-------- EXERCISE INPUTS

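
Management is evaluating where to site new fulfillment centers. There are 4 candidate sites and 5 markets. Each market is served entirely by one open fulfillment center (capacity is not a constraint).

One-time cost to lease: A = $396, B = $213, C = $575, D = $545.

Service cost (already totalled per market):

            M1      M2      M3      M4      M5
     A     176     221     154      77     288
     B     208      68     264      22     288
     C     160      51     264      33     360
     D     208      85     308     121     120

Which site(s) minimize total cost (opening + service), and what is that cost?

For any fixed open set, each market goes to its cheapest open site; total = fixed + service.
{B}: M1→B 208, M2→B 68, M3→B 264, M4→B 22, M5→B 288. Service 850; fixed 213; total 1063.
{A}: M1→A 176, M2→A 221, M3→A 154, M4→A 77, M5→A 288. Service 916; fixed 396; total 1312.
{A, B}: service 708 + fixed 609 = 1317
{A, B, C, D}: service 507 + fixed 1729 = 2236
No other subset beats 1063.

Open B only; minimum total cost 1063.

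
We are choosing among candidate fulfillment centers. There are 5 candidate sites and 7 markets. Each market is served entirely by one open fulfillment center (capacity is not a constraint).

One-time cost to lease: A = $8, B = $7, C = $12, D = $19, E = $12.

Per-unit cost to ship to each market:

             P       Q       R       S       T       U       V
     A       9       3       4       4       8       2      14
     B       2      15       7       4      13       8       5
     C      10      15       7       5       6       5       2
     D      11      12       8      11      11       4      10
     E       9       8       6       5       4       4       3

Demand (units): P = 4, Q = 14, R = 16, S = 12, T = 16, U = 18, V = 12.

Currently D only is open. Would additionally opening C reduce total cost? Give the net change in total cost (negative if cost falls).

Current service cost with {D}: 840.
Adding C: each market re-picks its cheapest; new service cost 572, saving 268.
Extra fixed cost: 12. Net change = 12 − 268 = -256.
(Totals: 859 → 603.)

Yes — net change −256 (cost falls by 256).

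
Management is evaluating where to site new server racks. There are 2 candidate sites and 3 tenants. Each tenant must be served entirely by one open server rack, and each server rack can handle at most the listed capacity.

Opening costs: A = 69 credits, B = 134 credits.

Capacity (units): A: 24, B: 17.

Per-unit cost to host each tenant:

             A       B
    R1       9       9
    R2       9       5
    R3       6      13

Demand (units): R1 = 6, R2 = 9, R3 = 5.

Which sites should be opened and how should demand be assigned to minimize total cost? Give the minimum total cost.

Open {A}: R1→A 9·6=54, R2→A 9·9=81, R3→A 6·5=30.
Loads: A carries 20/24. Service 165; fixed 69; total 234.
Next best feasible plan costs 332.

Minimum total cost: 234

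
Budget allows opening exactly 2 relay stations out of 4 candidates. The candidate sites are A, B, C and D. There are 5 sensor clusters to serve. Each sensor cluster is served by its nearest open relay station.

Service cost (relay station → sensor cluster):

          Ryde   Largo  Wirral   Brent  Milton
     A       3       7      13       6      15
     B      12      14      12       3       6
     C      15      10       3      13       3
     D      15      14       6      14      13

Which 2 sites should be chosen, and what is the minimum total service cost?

With exactly 2 open, each sensor cluster uses its cheapest among the chosen.
{A, C}: Ryde→A 3, Largo→A 7, Wirral→C 3, Brent→A 6, Milton→C 3. Service cost 22.
{A, B}: service cost 31
{B, C}: service cost 31
Among all 6 size-2 choices, {A, C} is lowest.

Choose A and C; total service cost 22.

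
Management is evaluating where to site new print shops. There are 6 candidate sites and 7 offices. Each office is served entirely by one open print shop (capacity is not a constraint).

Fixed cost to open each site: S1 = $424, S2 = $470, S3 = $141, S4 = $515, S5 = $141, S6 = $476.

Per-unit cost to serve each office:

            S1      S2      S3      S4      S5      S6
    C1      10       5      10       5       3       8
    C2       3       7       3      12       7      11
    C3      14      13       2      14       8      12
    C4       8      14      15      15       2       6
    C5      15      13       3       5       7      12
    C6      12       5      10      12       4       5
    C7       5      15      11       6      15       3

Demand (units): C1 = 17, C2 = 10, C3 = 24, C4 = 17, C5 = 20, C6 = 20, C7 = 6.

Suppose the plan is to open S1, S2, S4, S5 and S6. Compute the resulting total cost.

Total cost: 2531

Each office is assigned to its cheapest site among the open ones.
{S1, S2, S4, S5, S6}: C1→S5 3·17=51, C2→S1 3·10=30, C3→S5 8·24=192, C4→S5 2·17=34, C5→S4 5·20=100, C6→S5 4·20=80, C7→S6 3·6=18. Service 505; fixed 2026; total 2531.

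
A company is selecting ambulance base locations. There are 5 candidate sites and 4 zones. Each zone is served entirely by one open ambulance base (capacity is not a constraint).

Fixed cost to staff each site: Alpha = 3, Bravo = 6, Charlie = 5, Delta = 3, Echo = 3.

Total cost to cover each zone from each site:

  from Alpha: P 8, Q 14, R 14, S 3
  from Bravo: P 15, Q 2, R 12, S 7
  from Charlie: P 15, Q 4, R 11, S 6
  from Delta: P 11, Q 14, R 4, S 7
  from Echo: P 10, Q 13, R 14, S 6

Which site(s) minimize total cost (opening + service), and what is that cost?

Open Alpha, Bravo and Delta; minimum total cost 29.

For any fixed open set, each zone goes to its cheapest open site; total = fixed + service.
{Alpha, Bravo, Delta}: P→Alpha 8, Q→Bravo 2, R→Delta 4, S→Alpha 3. Service 17; fixed 12; total 29.
{Alpha, Charlie, Delta}: service 19 + fixed 11 = 30
{Alpha, Bravo, Delta, Echo}: P→Alpha 8, Q→Bravo 2, R→Delta 4, S→Alpha 3. Service 17; fixed 15; total 32.
{Alpha, Bravo, Charlie, Delta, Echo}: service 17 + fixed 20 = 37
No other subset beats 29.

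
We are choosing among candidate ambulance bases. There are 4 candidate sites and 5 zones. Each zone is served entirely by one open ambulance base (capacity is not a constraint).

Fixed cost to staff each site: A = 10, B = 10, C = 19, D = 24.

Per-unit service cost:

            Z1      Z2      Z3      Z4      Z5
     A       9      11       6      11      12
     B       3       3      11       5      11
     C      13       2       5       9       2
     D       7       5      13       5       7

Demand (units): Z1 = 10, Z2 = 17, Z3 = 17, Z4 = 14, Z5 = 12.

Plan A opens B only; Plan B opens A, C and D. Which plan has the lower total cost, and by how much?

Plan B is cheaper by 144.

Plan A: {B}: Z1→B 3·10=30, Z2→B 3·17=51, Z3→B 11·17=187, Z4→B 5·14=70, Z5→B 11·12=132. Service 470; fixed 10; total 480.
Plan B: {A, C, D}: Z1→D 7·10=70, Z2→C 2·17=34, Z3→C 5·17=85, Z4→D 5·14=70, Z5→C 2·12=24. Service 283; fixed 53; total 336.
Difference: |480 − 336| = 144.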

----------------

ACTIVITY:
When the word "from" shows up in a line of the entries, pull that line out.

RESULT OF THE TASK:
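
Total cost to cover each zone from each site:
  from Alpha: P 8, Q 14, R 14, S 3
  from Bravo: P 15, Q 2, R 12, S 7
  from Charlie: P 15, Q 4, R 11, S 6
  from Delta: P 11, Q 14, R 4, S 7
  from Echo: P 10, Q 13, R 14, S 6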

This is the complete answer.